#### [DATA SUPPLIED]
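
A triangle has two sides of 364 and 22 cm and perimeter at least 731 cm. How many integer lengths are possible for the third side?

Triangle inequality: 342 < x < 386. Perimeter ≥ 731 gives x ≥ 731 − 364 − 22 = 345.
So 345 ≤ x < 386; integers 345 through 385: 41 values.

41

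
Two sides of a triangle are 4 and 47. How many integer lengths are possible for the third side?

7

The third side lies in the open interval (43, 51).
Integers from 44 to 50 inclusive: 50 − 44 + 1 = 7.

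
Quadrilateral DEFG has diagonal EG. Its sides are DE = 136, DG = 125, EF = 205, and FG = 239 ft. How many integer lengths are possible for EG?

From triangle DEG: 11 < EG < 261.
From triangle FEG: 34 < EG < 444.
Intersection: 34 < EG < 261, so integers 35 through 260: 226 values.

226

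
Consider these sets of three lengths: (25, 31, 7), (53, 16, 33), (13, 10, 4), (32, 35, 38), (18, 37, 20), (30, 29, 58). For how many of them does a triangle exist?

(7,25,31): 7+25 > 31 → valid
(16,33,53): 16+33 ≤ 53 → not valid
(4,10,13): 4+10 > 13 → valid
(32,35,38): 32+35 > 38 → valid
(18,20,37): 18+20 > 37 → valid
(29,30,58): 29+30 > 58 → valid
5 of the 6 triples form a triangle.

5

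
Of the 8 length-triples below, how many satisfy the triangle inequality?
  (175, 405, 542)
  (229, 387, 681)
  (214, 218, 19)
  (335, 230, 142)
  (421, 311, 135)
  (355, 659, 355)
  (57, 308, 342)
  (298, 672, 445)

(175,405,542): 175+405 > 542 → valid
(229,387,681): 229+387 ≤ 681 → not valid
(19,214,218): 19+214 > 218 → valid
(142,230,335): 142+230 > 335 → valid
(135,311,421): 135+311 > 421 → valid
(355,355,659): 355+355 > 659 → valid
(57,308,342): 57+308 > 342 → valid
(298,445,672): 298+445 > 672 → valid
7 of the 8 triples form a triangle.

7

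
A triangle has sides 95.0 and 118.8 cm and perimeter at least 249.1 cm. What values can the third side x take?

35.3 ≤ x < 213.8

Triangle inequality alone gives 23.8 < x < 213.8.
The perimeter condition gives x ≥ 249.1 − 95.0 − 118.8 = 35.3.
Intersecting the two: 35.3 ≤ x < 213.8.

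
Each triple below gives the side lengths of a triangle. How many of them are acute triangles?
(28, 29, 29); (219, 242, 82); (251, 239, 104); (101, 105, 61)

3

(28,29,29): 28²+29² = 1625 > 841 = 29² → acute
(219,242,82): 82²+219² = 54685 < 58564 = 242² → obtuse
(251,239,104): 104²+239² = 67937 > 63001 = 251² → acute
(101,105,61): 61²+101² = 13922 > 11025 = 105² → acute
3 of the 4 are acute.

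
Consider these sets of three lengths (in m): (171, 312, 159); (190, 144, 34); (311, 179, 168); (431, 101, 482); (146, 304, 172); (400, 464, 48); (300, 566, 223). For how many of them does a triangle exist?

(159,171,312): 159+171 > 312 → valid
(34,144,190): 34+144 ≤ 190 → not valid
(168,179,311): 168+179 > 311 → valid
(101,431,482): 101+431 > 482 → valid
(146,172,304): 146+172 > 304 → valid
(48,400,464): 48+400 ≤ 464 → not valid
(223,300,566): 223+300 ≤ 566 → not valid
4 of the 7 triples form a triangle.

4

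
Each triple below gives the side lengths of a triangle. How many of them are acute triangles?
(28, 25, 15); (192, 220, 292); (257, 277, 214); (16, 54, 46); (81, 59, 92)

3

(28,25,15): 15²+25² = 850 > 784 = 28² → acute
(192,220,292): 192²+220² = 85264 = 292² → right
(257,277,214): 214²+257² = 111845 > 76729 = 277² → acute
(16,54,46): 16²+46² = 2372 < 2916 = 54² → obtuse
(81,59,92): 59²+81² = 10042 > 8464 = 92² → acute
3 of the 5 are acute.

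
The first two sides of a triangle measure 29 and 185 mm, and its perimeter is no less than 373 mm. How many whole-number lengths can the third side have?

55

Triangle inequality: 156 < x < 214. Perimeter ≥ 373 gives x ≥ 373 − 29 − 185 = 159.
So 159 ≤ x < 214; integers 159 through 213: 55 values.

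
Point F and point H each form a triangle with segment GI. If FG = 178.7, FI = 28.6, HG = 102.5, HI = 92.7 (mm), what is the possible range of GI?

150.1 < GI < 195.2

From triangle FGI: |178.7 − 28.6| < GI < 178.7 + 28.6, i.e. 150.1 < GI < 207.3.
From triangle HGI: 9.8 < GI < 195.2.
Both must hold, so GI lies in the intersection.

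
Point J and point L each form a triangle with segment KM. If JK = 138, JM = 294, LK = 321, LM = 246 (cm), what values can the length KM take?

156 < KM < 432

From triangle JKM: |138 − 294| < KM < 138 + 294, i.e. 156 < KM < 432.
From triangle LKM: 75 < KM < 567.
Both must hold, so KM lies in the intersection.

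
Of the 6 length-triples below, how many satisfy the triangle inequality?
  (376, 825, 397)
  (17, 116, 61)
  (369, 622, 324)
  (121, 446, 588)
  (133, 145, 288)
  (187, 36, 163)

(376,397,825): 376+397 ≤ 825 → not valid
(17,61,116): 17+61 ≤ 116 → not valid
(324,369,622): 324+369 > 622 → valid
(121,446,588): 121+446 ≤ 588 → not valid
(133,145,288): 133+145 ≤ 288 → not valid
(36,163,187): 36+163 > 187 → valid
2 of the 6 triples form a triangle.

2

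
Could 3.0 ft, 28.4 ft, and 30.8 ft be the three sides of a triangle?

The longest side is 30.8, and the other two sum to 31.4.
Since 31.4 > 30.8, the triangle inequality holds.

Yes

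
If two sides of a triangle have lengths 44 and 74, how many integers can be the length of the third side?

The third side lies in the open interval (30, 118).
Integers from 31 to 117 inclusive: 117 − 31 + 1 = 87.

87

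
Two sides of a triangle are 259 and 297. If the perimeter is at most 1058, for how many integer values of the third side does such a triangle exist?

464

Triangle inequality: 38 < x < 556. Perimeter ≤ 1058 gives x ≤ 1058 − 259 − 297 = 502.
So 38 < x ≤ 502; integers 39 through 502: 464 values.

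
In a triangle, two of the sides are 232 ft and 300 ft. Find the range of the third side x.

By the triangle inequality, x must be less than 232 + 300 = 532 and greater than |232 − 300| = 68.

68 < x < 532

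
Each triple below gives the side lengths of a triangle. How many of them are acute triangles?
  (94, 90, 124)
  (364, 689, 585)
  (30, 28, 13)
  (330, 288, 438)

(94,90,124): 90²+94² = 16936 > 15376 = 124² → acute
(364,689,585): 364²+585² = 474721 = 689² → right
(30,28,13): 13²+28² = 953 > 900 = 30² → acute
(330,288,438): 288²+330² = 191844 = 438² → right
2 of the 4 are acute.

2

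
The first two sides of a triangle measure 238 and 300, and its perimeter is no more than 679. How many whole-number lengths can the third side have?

Triangle inequality: 62 < x < 538. Perimeter ≤ 679 gives x ≤ 679 − 238 − 300 = 141.
So 62 < x ≤ 141; integers 63 through 141: 79 values.

79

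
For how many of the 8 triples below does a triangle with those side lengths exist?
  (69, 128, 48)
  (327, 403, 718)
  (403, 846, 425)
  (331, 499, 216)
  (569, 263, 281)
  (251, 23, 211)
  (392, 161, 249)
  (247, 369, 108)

3

(48,69,128): 48+69 ≤ 128 → not valid
(327,403,718): 327+403 > 718 → valid
(403,425,846): 403+425 ≤ 846 → not valid
(216,331,499): 216+331 > 499 → valid
(263,281,569): 263+281 ≤ 569 → not valid
(23,211,251): 23+211 ≤ 251 → not valid
(161,249,392): 161+249 > 392 → valid
(108,247,369): 108+247 ≤ 369 → not valid
3 of the 8 triples form a triangle.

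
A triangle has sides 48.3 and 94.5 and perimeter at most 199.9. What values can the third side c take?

46.2 < c ≤ 57.1

Triangle inequality alone gives 46.2 < c < 142.8.
The perimeter condition gives c ≤ 199.9 − 48.3 − 94.5 = 57.1.
Intersecting the two: 46.2 < c ≤ 57.1.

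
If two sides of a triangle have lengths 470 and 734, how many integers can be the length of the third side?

The third side lies in the open interval (264, 1204).
Integers from 265 to 1203 inclusive: 1203 − 265 + 1 = 939.

939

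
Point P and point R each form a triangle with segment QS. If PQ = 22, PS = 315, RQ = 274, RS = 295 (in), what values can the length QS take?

293 < QS < 337

From triangle PQS: |22 − 315| < QS < 22 + 315, i.e. 293 < QS < 337.
From triangle RQS: 21 < QS < 569.
Both must hold, so QS lies in the intersection.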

#### [EXERCISE PROMPT]
Quote the listing above, but only from the line that shows "(30, 29, 58)." through the line that shows "(57, 308, 342)".

#### [EXERCISE ANSWER]
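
Consider these sets of three lengths: (25, 31, 7), (53, 16, 33), (13, 10, 4), (32, 35, 38), (18, 37, 20), (30, 29, 58). For how many of them does a triangle exist?

(7,25,31): 7+25 > 31 → valid
(16,33,53): 16+33 ≤ 53 → not valid
(4,10,13): 4+10 > 13 → valid
(32,35,38): 32+35 > 38 → valid
(18,20,37): 18+20 > 37 → valid
(29,30,58): 29+30 > 58 → valid
5 of the 6 triples form a triangle.

5

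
Of the 8 length-triples below, how many satisfy the triangle inequality?
  (175, 405, 542)
  (229, 387, 681)
  (214, 218, 19)
  (335, 230, 142)
  (421, 311, 135)
  (355, 659, 355)
  (57, 308, 342)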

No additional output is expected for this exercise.